**Activity:**
For this task, retype the records below exactly.
──────────
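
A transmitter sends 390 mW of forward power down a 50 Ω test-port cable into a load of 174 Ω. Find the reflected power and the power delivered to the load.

P_reflected ≈ 120 mW; P_delivered ≈ 270 mW

Γ = (174 − 50)/(174 + 50) = 0.554
|Γ|² = 0.306
P_refl = |Γ|²·P_inc = 120 mW, P_del = (1 − |Γ|²)·P_inc = 270 mW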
──────────
**Task response:**
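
A transmitter sends 390 mW of forward power down a 50 Ω test-port cable into a load of 174 Ω. Find the reflected power and the power delivered to the load.

P_reflected ≈ 120 mW; P_delivered ≈ 270 mW

Γ = (174 − 50)/(174 + 50) = 0.554
|Γ|² = 0.306
P_refl = |Γ|²·P_inc = 120 mW, P_del = (1 − |Γ|²)·P_inc = 270 mW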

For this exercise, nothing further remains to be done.